If a line in the data holds the string "wheat", list it.

───── DATA FOR ANALYSIS

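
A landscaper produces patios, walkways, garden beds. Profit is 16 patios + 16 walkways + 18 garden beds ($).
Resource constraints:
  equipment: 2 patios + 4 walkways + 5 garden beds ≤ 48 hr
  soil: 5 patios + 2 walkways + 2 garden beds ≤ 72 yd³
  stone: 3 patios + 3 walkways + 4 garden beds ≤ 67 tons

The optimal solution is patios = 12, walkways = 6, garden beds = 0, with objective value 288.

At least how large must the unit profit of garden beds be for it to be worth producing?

Check each constraint at x*: equipment 48/48 (tight); soil 72/72 (tight); stone 54/67 (slack 13).
Since stone is not tight, its dual is 0.
The binding rows give the dual system: 2·y_equipment + 5·y_soil = 16 and 4·y_equipment + 2·y_soil = 16.
This yields shadow prices y_equipment = 3, y_soil = 2.
garden beds enters the basis when its profit ≥ yᵀa₃ = 3·5 + 2·2 = 19.

19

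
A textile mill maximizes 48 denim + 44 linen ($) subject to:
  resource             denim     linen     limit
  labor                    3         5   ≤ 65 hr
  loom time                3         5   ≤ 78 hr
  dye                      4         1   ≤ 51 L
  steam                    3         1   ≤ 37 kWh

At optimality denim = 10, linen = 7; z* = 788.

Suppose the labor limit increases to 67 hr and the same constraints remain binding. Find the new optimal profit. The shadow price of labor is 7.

802

Δb = 2, so new z* = 788 + (7)·(2) = 788 + 14 = 802.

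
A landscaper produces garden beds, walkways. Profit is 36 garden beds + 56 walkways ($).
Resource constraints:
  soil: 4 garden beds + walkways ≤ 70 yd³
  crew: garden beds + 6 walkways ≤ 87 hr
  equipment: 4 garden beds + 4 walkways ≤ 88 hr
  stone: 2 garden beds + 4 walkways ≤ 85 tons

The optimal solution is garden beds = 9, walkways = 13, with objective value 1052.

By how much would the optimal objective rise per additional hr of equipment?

At the optimum: soil uses 49 of 70 (slack = 21); crew uses 87 of 87 (binding); equipment uses 88 of 88 (binding); stone uses 70 of 85 (slack = 15).
Slack constraints have shadow price 0 (complementary slackness).
Dual feasibility on the basic columns requires 1·y_crew + 4·y_equipment = 36, 6·y_crew + 4·y_equipment = 56.
→ y_crew = 4 and y_equipment = 8.
Shadow price of equipment = 8.

8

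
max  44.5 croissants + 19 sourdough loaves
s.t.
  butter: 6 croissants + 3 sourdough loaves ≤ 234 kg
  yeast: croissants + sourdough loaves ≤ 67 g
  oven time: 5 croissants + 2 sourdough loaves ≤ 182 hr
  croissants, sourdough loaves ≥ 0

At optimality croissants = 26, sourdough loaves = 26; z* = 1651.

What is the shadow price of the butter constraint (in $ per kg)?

2

At the optimum: butter uses 234 of 234 (binding); yeast uses 52 of 67 (slack = 15); oven time uses 182 of 182 (binding).
Slack constraints have shadow price 0 (complementary slackness).
The binding rows give the dual system: 6·y_butter + 5·y_oven time = 44.5 and 3·y_butter + 2·y_oven time = 19.
→ y_butter = 2 and y_oven time = 6.5.
Shadow price of butter = 2.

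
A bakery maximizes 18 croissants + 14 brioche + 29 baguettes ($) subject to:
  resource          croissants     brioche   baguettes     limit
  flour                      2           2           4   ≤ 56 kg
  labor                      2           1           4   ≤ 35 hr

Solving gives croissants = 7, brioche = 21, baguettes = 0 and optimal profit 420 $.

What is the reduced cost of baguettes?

-7

Check each constraint at x*: flour 56/56 (tight); labor 35/35 (tight).
From A_Bᵀ y = c: 2·y_flour + 2·y_labor = 18; 2·y_flour + 1·y_labor = 14.
Solving: y_flour = 5, y_labor = 4.
Reduced cost of baguettes: c₃ − yᵀa₃ = 29 − (5·4 + 4·4) = 29 − 36 = -7.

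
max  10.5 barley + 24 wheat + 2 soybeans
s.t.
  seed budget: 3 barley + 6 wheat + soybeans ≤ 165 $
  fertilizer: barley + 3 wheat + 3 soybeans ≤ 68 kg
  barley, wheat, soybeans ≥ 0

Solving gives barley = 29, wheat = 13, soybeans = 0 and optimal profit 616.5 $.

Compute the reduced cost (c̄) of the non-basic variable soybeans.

Check each constraint at x*: seed budget 165/165 (tight); fertilizer 68/68 (tight).
The binding rows give the dual system: 3·y_seed budget + 1·y_fertilizer = 10.5 and 6·y_seed budget + 3·y_fertilizer = 24.
→ y_seed budget = 2.5 and y_fertilizer = 3.
Reduced cost of soybeans: c₃ − yᵀa₃ = 2 − (2.5·1 + 3·3) = 2 − 11.5 = -9.5.

-9.5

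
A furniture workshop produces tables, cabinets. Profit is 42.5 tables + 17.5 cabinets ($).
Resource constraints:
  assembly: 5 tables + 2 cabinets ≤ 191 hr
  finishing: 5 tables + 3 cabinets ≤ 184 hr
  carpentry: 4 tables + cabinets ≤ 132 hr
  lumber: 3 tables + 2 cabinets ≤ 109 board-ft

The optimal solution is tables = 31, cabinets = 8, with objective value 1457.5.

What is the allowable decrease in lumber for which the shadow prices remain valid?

Binding constraints: carpentry, lumber. The basis is B = [[4,1],[3,2]] with det 5.
Per unit decrease in lumber, x* moves by d = (0.2, -0.8).
The basis stays optimal until cabinets reaches 0; allowable decrease = 10 board-ft.

10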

──────────

#### ANSWER TO THIS EXERCISE:
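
max  10.5 barley + 24 wheat + 2 soybeans
  seed budget: 3 barley + 6 wheat + soybeans ≤ 165 $
  fertilizer: barley + 3 wheat + 3 soybeans ≤ 68 kg
  barley, wheat, soybeans ≥ 0
Solving gives barley = 29, wheat = 13, soybeans = 0 and optimal profit 616.5 $.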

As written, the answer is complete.